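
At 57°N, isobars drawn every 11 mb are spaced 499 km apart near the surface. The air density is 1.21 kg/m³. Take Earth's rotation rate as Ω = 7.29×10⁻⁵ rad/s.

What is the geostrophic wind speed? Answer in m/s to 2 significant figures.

Coriolis parameter at 57°N:
f = 2Ω sin φ = 2 × 7.29×10⁻⁵ × sin 57° = 1.22×10⁻⁴ s⁻¹
Pressure gradient: |∂P/∂n| = 1100 Pa / 499000 m = 2.20×10⁻³ Pa/m
Geostrophic balance (pressure-gradient force = Coriolis force):
V_g = (1/(fρ)) |∂P/∂n| = 2.20×10⁻³ / (1.22×10⁻⁴ × 1.21) = 14.9 m/s

15 m/s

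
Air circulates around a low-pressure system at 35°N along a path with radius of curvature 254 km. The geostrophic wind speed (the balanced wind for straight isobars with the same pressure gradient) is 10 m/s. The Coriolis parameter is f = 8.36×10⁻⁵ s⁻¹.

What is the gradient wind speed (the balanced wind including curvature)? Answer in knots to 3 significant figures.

14.4 knots

Around a low, centrifugal force acts outward with Coriolis, so pressure-gradient force balances both:
(1/ρ)|∂P/∂n| = fV + V²/R  →  V² + fR·V − fR·V_g = 0
With fR = 8.36×10⁻⁵ × 254×10³ m = 21.2 m/s:
V = [−fR + √((fR)² + 4 fR V_g)]/2 = [−21.2 + √(21.2² + 4×21.2×10)]/2 = 7.41 m/s
Subgeostrophic (V < V_g = 10 m/s), as expected around a low.
Converting: 7.41 m/s × 1.944 = 14.4 knots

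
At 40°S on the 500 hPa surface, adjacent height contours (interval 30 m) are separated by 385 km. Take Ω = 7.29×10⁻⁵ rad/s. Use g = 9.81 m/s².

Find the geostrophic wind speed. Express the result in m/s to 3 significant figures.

8.16 m/s

Coriolis parameter at 40°S:
f = 2Ω sin φ = 2 × 7.29×10⁻⁵ × sin 40° = 9.37×10⁻⁵ s⁻¹
Height gradient: |∂Z/∂n| = 30 m / 385000 m = 7.79×10⁻⁵
On a pressure surface, geostrophic balance gives V_g = (g/f)|∂Z/∂n|:
V_g = 9.81 × 7.79×10⁻⁵ / 9.37×10⁻⁵ = 8.16 m/s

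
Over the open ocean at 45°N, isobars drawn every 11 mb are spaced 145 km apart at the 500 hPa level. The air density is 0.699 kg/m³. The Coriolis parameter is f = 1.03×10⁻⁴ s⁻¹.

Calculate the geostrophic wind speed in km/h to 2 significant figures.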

● ● ●

# YOUR GOAL:
State how many lines of the data above contain the word "Take", and include nothing other than that number.

# REPLY TO THE TASK:
2